━━━ Data for analysis ━━━

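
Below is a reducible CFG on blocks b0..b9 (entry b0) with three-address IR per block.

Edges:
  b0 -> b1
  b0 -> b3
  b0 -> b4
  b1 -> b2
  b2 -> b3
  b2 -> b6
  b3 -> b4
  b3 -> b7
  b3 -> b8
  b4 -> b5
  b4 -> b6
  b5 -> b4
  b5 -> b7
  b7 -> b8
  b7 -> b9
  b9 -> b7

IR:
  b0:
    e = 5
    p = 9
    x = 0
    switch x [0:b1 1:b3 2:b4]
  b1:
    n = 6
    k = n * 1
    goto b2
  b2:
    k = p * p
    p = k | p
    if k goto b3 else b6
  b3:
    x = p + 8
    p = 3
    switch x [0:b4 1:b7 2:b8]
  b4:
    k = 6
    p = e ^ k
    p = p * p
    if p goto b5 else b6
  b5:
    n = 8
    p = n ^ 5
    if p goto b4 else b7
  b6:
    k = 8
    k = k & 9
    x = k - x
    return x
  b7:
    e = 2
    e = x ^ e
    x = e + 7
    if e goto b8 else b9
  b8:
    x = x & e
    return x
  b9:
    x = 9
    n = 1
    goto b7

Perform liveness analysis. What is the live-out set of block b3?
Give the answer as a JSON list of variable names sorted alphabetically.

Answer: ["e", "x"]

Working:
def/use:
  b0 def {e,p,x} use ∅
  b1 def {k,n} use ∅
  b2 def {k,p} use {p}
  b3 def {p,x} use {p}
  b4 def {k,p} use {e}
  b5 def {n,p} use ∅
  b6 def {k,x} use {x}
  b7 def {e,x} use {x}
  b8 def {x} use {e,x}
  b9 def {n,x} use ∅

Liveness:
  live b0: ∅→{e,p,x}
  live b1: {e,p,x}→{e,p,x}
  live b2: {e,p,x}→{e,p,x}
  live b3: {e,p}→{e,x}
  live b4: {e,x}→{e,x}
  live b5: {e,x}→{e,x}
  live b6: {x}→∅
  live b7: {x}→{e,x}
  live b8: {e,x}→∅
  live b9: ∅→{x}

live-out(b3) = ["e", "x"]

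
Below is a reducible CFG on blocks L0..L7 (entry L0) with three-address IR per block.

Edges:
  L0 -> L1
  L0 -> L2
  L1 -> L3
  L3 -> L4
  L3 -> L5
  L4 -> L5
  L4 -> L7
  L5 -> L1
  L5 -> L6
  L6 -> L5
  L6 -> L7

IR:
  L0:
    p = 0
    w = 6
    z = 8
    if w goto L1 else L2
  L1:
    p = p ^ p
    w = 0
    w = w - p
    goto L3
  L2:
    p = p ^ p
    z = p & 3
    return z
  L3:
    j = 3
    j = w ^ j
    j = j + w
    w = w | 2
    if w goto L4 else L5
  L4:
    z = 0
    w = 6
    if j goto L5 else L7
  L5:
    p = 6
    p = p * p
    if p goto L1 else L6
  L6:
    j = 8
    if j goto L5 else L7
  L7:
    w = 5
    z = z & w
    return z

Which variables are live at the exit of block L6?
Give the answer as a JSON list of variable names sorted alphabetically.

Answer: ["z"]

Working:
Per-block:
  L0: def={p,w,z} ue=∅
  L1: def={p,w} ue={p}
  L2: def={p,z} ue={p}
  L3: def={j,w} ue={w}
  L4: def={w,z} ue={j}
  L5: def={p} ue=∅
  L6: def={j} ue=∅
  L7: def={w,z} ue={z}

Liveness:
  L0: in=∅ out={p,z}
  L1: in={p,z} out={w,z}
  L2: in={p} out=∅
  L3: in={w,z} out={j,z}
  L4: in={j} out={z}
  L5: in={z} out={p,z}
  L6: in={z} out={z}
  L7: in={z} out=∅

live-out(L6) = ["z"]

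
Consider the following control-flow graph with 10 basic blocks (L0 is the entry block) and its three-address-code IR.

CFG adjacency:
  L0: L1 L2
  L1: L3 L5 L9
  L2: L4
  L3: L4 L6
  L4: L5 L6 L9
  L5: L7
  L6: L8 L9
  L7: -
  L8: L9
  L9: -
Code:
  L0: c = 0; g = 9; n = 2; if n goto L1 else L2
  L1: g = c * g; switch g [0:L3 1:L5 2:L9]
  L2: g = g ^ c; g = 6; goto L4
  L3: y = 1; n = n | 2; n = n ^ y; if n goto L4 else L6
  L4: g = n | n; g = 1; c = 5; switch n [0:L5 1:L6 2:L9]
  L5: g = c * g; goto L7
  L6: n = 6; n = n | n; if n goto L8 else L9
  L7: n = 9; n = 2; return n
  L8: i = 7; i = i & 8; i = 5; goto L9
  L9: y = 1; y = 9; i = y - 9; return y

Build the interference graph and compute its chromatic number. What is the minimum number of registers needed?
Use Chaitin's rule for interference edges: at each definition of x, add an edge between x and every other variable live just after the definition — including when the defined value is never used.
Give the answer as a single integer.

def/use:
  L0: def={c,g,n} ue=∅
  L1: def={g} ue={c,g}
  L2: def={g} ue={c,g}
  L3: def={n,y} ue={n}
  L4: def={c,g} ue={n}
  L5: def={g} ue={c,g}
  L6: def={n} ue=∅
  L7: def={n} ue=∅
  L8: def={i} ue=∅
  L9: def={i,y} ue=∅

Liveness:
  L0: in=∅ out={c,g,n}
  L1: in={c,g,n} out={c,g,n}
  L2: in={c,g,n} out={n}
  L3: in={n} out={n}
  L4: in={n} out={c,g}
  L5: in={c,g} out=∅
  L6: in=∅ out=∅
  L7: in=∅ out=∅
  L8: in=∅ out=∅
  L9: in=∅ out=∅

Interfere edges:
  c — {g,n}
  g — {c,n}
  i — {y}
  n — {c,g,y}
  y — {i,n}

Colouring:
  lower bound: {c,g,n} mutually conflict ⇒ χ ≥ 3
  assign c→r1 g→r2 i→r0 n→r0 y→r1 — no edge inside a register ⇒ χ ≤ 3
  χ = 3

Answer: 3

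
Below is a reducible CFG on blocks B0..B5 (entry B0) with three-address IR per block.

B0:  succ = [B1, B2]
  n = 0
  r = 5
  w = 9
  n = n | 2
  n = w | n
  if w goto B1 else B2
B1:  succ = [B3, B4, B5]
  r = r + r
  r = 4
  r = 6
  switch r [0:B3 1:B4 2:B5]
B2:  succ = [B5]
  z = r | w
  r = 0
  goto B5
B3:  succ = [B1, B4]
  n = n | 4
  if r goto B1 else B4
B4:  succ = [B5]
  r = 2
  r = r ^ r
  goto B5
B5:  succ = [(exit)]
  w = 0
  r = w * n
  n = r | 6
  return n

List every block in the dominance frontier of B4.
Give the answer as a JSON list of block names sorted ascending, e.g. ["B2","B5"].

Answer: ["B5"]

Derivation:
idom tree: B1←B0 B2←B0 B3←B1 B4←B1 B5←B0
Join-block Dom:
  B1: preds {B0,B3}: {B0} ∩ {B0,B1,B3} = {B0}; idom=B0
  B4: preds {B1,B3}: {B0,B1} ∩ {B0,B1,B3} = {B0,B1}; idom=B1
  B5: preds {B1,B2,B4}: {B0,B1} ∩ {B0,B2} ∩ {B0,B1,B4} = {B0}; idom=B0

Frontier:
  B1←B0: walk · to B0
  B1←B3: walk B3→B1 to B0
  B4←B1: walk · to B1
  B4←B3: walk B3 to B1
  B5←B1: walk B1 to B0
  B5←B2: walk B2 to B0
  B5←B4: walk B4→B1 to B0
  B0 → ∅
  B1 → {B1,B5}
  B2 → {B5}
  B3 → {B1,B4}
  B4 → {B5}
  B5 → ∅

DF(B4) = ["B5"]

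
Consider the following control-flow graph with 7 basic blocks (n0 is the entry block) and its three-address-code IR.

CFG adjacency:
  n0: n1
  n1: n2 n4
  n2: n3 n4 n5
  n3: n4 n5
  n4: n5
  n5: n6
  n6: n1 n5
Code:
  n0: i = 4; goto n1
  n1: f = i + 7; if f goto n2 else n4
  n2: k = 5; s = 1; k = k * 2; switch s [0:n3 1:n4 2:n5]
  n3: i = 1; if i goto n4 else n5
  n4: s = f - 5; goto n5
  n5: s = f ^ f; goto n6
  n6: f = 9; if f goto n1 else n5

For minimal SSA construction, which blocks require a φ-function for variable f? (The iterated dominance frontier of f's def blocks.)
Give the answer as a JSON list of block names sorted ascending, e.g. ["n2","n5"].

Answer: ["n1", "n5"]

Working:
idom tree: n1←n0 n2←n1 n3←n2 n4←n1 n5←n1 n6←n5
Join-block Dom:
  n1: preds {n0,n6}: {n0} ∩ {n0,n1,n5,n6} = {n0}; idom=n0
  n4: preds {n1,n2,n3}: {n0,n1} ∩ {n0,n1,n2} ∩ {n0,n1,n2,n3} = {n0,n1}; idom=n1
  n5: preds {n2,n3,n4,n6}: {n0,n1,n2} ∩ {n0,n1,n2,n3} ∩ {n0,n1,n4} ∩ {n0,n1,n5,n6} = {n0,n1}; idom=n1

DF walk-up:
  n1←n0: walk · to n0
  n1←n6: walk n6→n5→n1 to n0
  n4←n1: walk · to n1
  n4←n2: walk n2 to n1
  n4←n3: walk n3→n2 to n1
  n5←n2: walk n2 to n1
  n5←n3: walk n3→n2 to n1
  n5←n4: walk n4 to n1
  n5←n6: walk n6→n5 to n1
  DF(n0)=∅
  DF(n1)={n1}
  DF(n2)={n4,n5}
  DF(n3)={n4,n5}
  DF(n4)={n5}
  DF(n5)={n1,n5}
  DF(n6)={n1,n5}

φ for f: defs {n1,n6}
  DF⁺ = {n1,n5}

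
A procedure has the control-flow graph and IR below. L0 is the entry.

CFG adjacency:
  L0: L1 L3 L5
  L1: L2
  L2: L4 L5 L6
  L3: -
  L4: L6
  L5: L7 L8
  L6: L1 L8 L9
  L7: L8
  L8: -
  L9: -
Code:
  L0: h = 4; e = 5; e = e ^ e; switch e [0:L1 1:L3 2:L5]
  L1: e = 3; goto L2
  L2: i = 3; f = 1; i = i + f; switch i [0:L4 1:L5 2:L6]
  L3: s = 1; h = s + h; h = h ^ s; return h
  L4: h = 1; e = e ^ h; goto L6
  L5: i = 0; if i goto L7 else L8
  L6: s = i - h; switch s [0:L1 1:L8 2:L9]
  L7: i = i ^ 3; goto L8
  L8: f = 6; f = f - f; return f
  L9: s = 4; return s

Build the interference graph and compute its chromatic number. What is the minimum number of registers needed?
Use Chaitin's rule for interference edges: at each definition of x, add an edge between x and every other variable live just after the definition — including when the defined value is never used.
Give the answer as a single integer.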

━━━

Requirement ▸ Once a line of the records is found to contain "return", copy it out.

Solution to the problem ▸
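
    return x
    return x
    return z
    return z
  L7: n = 9; n = 2; return n
  L9: y = 1; y = 9; i = y - 9; return y
  return n
  L3: s = 1; h = s + h; h = h ^ s; return h
  L8: f = 6; f = f - f; return f
  L9: s = 4; return s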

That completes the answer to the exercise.